◆ PROBLEM TO WORK ON ◆
Set down each entry below exactly as it stands.

Stored data entries
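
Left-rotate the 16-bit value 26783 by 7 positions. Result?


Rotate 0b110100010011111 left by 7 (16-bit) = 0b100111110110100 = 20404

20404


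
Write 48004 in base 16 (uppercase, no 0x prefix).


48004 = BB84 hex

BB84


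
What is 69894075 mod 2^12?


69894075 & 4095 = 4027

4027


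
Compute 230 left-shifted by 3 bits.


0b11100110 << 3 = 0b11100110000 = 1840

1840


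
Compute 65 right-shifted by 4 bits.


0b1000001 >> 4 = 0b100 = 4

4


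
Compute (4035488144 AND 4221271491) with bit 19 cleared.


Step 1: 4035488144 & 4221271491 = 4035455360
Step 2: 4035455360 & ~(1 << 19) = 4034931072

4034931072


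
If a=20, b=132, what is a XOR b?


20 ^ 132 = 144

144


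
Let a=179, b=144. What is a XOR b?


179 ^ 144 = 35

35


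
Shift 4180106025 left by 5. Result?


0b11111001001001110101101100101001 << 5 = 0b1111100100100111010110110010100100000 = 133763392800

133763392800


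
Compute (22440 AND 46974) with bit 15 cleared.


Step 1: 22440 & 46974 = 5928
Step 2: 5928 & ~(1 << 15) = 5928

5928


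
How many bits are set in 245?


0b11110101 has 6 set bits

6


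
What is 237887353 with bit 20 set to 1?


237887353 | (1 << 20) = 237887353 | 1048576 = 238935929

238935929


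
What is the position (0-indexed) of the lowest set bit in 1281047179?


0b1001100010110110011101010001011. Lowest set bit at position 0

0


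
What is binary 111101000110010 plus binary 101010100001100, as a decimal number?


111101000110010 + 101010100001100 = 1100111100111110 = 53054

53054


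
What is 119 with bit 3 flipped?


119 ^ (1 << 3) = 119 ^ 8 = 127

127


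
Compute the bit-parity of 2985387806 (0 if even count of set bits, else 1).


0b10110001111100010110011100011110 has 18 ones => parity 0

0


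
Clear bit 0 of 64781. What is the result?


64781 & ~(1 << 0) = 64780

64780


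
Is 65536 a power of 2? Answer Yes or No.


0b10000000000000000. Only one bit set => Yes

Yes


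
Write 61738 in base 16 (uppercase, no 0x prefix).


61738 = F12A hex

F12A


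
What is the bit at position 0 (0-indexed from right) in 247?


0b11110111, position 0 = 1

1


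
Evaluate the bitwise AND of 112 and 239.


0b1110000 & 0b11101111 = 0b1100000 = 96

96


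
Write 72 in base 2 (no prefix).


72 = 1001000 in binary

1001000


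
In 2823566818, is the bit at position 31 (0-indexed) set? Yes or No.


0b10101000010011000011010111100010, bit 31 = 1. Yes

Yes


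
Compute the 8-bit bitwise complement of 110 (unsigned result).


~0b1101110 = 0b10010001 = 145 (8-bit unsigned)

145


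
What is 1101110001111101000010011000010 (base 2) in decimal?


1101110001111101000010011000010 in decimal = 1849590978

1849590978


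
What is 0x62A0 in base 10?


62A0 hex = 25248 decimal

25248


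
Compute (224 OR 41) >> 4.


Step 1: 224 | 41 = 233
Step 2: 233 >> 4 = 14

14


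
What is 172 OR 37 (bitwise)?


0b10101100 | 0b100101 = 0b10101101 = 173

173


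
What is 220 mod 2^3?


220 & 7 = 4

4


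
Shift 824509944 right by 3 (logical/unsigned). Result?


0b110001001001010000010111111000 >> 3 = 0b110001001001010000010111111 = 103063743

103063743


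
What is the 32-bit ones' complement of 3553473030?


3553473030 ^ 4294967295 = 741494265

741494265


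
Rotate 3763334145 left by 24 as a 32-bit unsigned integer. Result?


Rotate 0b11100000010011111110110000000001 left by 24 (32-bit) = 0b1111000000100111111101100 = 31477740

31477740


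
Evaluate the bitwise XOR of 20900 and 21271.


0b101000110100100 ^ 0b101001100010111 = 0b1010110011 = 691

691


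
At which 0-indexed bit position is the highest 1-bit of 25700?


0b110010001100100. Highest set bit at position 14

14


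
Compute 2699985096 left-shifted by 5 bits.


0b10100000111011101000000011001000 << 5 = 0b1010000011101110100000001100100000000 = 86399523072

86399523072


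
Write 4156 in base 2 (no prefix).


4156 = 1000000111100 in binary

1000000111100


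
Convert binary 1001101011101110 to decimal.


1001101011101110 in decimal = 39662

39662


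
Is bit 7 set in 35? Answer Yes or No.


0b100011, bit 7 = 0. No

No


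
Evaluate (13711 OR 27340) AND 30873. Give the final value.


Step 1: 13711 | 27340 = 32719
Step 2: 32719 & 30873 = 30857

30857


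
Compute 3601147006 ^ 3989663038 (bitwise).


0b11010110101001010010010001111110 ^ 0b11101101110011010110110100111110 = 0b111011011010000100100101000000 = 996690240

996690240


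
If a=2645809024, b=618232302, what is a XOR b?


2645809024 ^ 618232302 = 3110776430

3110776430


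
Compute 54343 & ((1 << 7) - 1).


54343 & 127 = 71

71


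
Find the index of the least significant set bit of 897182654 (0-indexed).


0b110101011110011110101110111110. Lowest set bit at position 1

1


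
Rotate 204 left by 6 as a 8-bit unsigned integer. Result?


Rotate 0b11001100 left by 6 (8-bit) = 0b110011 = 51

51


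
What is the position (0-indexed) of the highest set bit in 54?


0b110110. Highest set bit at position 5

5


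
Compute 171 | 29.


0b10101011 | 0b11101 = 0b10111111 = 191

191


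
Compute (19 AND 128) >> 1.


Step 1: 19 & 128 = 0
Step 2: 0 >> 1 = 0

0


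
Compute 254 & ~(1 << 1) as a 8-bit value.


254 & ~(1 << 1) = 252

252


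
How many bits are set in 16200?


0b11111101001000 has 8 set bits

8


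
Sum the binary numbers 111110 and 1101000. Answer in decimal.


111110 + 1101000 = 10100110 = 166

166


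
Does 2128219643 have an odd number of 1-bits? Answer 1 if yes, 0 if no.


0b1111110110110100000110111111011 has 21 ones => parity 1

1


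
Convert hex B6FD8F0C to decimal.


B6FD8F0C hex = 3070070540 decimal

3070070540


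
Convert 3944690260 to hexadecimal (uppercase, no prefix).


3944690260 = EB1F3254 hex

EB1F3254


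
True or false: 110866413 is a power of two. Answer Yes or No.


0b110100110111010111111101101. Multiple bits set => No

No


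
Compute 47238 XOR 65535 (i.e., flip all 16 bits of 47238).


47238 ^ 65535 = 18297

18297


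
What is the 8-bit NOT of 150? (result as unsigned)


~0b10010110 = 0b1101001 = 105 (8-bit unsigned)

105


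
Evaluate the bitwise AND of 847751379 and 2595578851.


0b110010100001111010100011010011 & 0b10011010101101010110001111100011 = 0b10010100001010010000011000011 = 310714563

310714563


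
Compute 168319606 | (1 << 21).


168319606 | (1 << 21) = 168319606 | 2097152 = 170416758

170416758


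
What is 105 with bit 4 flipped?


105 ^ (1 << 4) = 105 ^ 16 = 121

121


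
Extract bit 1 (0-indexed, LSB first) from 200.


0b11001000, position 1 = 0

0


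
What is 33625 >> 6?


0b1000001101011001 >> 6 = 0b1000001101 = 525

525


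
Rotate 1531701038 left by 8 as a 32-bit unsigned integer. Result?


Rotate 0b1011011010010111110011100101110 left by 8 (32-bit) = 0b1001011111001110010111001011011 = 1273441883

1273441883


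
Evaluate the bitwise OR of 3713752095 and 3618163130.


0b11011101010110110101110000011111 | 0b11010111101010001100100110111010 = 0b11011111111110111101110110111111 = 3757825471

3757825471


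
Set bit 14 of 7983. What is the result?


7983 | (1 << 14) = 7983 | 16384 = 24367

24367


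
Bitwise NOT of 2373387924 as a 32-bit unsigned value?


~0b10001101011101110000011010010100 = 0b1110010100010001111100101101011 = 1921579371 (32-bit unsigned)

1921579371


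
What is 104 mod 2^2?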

◆ WRITTEN RESPONSE ◆
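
Left-rotate the 16-bit value 26783 by 7 positions. Result?


Rotate 0b110100010011111 left by 7 (16-bit) = 0b100111110110100 = 20404

20404


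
Write 48004 in base 16 (uppercase, no 0x prefix).


48004 = BB84 hex

BB84


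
What is 69894075 mod 2^12?


69894075 & 4095 = 4027

4027


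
Compute 230 left-shifted by 3 bits.


0b11100110 << 3 = 0b11100110000 = 1840

1840


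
Compute 65 right-shifted by 4 bits.


0b1000001 >> 4 = 0b100 = 4

4


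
Compute (4035488144 AND 4221271491) with bit 19 cleared.


Step 1: 4035488144 & 4221271491 = 4035455360
Step 2: 4035455360 & ~(1 << 19) = 4034931072

4034931072


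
If a=20, b=132, what is a XOR b?


20 ^ 132 = 144

144


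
Let a=179, b=144. What is a XOR b?


179 ^ 144 = 35

35


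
Shift 4180106025 left by 5. Result?


0b11111001001001110101101100101001 << 5 = 0b1111100100100111010110110010100100000 = 133763392800

133763392800


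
Compute (22440 AND 46974) with bit 15 cleared.


Step 1: 22440 & 46974 = 5928
Step 2: 5928 & ~(1 << 15) = 5928

5928


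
How many bits are set in 245?


0b11110101 has 6 set bits

6


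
What is 237887353 with bit 20 set to 1?


237887353 | (1 << 20) = 237887353 | 1048576 = 238935929

238935929


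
What is the position (0-indexed) of the lowest set bit in 1281047179?


0b1001100010110110011101010001011. Lowest set bit at position 0

0


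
What is binary 111101000110010 plus binary 101010100001100, as a decimal number?


111101000110010 + 101010100001100 = 1100111100111110 = 53054

53054


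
What is 119 with bit 3 flipped?


119 ^ (1 << 3) = 119 ^ 8 = 127

127


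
Compute the bit-parity of 2985387806 (0 if even count of set bits, else 1).


0b10110001111100010110011100011110 has 18 ones => parity 0

0


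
Clear bit 0 of 64781. What is the result?


64781 & ~(1 << 0) = 64780

64780


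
Is 65536 a power of 2? Answer Yes or No.


0b10000000000000000. Only one bit set => Yes

Yes


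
Write 61738 in base 16 (uppercase, no 0x prefix).


61738 = F12A hex

F12A


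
What is the bit at position 0 (0-indexed from right) in 247?


0b11110111, position 0 = 1

1


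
Evaluate the bitwise AND of 112 and 239.


0b1110000 & 0b11101111 = 0b1100000 = 96

96


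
Write 72 in base 2 (no prefix).


72 = 1001000 in binary

1001000


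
In 2823566818, is the bit at position 31 (0-indexed) set? Yes or No.


0b10101000010011000011010111100010, bit 31 = 1. Yes

Yes


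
Compute the 8-bit bitwise complement of 110 (unsigned result).


~0b1101110 = 0b10010001 = 145 (8-bit unsigned)

145


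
What is 1101110001111101000010011000010 (base 2) in decimal?


1101110001111101000010011000010 in decimal = 1849590978

1849590978


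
What is 0x62A0 in base 10?


62A0 hex = 25248 decimal

25248


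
Compute (224 OR 41) >> 4.


Step 1: 224 | 41 = 233
Step 2: 233 >> 4 = 14

14


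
What is 172 OR 37 (bitwise)?


0b10101100 | 0b100101 = 0b10101101 = 173

173


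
What is 220 mod 2^3?


220 & 7 = 4

4


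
Shift 824509944 right by 3 (logical/unsigned). Result?


0b110001001001010000010111111000 >> 3 = 0b110001001001010000010111111 = 103063743

103063743


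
What is the 32-bit ones' complement of 3553473030?


3553473030 ^ 4294967295 = 741494265

741494265


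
Rotate 3763334145 left by 24 as a 32-bit unsigned integer. Result?


Rotate 0b11100000010011111110110000000001 left by 24 (32-bit) = 0b1111000000100111111101100 = 31477740

31477740


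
Evaluate the bitwise XOR of 20900 and 21271.


0b101000110100100 ^ 0b101001100010111 = 0b1010110011 = 691

691


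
At which 0-indexed bit position is the highest 1-bit of 25700?


0b110010001100100. Highest set bit at position 14

14


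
Compute 2699985096 left-shifted by 5 bits.


0b10100000111011101000000011001000 << 5 = 0b1010000011101110100000001100100000000 = 86399523072

86399523072


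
Write 4156 in base 2 (no prefix).


4156 = 1000000111100 in binary

1000000111100


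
Convert binary 1001101011101110 to decimal.


1001101011101110 in decimal = 39662

39662


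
Is bit 7 set in 35? Answer Yes or No.


0b100011, bit 7 = 0. No

No


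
Evaluate (13711 OR 27340) AND 30873. Give the final value.


Step 1: 13711 | 27340 = 32719
Step 2: 32719 & 30873 = 30857

30857


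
Compute 3601147006 ^ 3989663038 (bitwise).


0b11010110101001010010010001111110 ^ 0b11101101110011010110110100111110 = 0b111011011010000100100101000000 = 996690240

996690240


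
If a=2645809024, b=618232302, what is a XOR b?


2645809024 ^ 618232302 = 3110776430

3110776430


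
Compute 54343 & ((1 << 7) - 1).


54343 & 127 = 71

71


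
Find the index of the least significant set bit of 897182654 (0-indexed).


0b110101011110011110101110111110. Lowest set bit at position 1

1


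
Rotate 204 left by 6 as a 8-bit unsigned integer. Result?


Rotate 0b11001100 left by 6 (8-bit) = 0b110011 = 51

51


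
What is the position (0-indexed) of the highest set bit in 54?


0b110110. Highest set bit at position 5

5


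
Compute 171 | 29.


0b10101011 | 0b11101 = 0b10111111 = 191

191


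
Compute (19 AND 128) >> 1.


Step 1: 19 & 128 = 0
Step 2: 0 >> 1 = 0

0


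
Compute 254 & ~(1 << 1) as a 8-bit value.


254 & ~(1 << 1) = 252

252


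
How many bits are set in 16200?


0b11111101001000 has 8 set bits

8


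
Sum the binary numbers 111110 and 1101000. Answer in decimal.


111110 + 1101000 = 10100110 = 166

166


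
Does 2128219643 have an odd number of 1-bits? Answer 1 if yes, 0 if no.


0b1111110110110100000110111111011 has 21 ones => parity 1

1


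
Convert hex B6FD8F0C to decimal.


B6FD8F0C hex = 3070070540 decimal

3070070540


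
Convert 3944690260 to hexadecimal (uppercase, no prefix).


3944690260 = EB1F3254 hex

EB1F3254


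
True or false: 110866413 is a power of two. Answer Yes or No.


0b110100110111010111111101101. Multiple bits set => No

No


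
Compute 47238 XOR 65535 (i.e., flip all 16 bits of 47238).


47238 ^ 65535 = 18297

18297


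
What is the 8-bit NOT of 150? (result as unsigned)


~0b10010110 = 0b1101001 = 105 (8-bit unsigned)

105


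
Evaluate the bitwise AND of 847751379 and 2595578851.


0b110010100001111010100011010011 & 0b10011010101101010110001111100011 = 0b10010100001010010000011000011 = 310714563

310714563


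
Compute 168319606 | (1 << 21).


168319606 | (1 << 21) = 168319606 | 2097152 = 170416758

170416758


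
What is 105 with bit 4 flipped?


105 ^ (1 << 4) = 105 ^ 16 = 121

121


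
Extract bit 1 (0-indexed, LSB first) from 200.


0b11001000, position 1 = 0

0


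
What is 33625 >> 6?


0b1000001101011001 >> 6 = 0b1000001101 = 525

525


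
Rotate 1531701038 left by 8 as a 32-bit unsigned integer. Result?


Rotate 0b1011011010010111110011100101110 left by 8 (32-bit) = 0b1001011111001110010111001011011 = 1273441883

1273441883


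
Evaluate the bitwise OR of 3713752095 and 3618163130.


0b11011101010110110101110000011111 | 0b11010111101010001100100110111010 = 0b11011111111110111101110110111111 = 3757825471

3757825471


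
Set bit 14 of 7983. What is the result?


7983 | (1 << 14) = 7983 | 16384 = 24367

24367


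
Bitwise NOT of 2373387924 as a 32-bit unsigned value?


~0b10001101011101110000011010010100 = 0b1110010100010001111100101101011 = 1921579371 (32-bit unsigned)

1921579371


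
What is 104 mod 2^2?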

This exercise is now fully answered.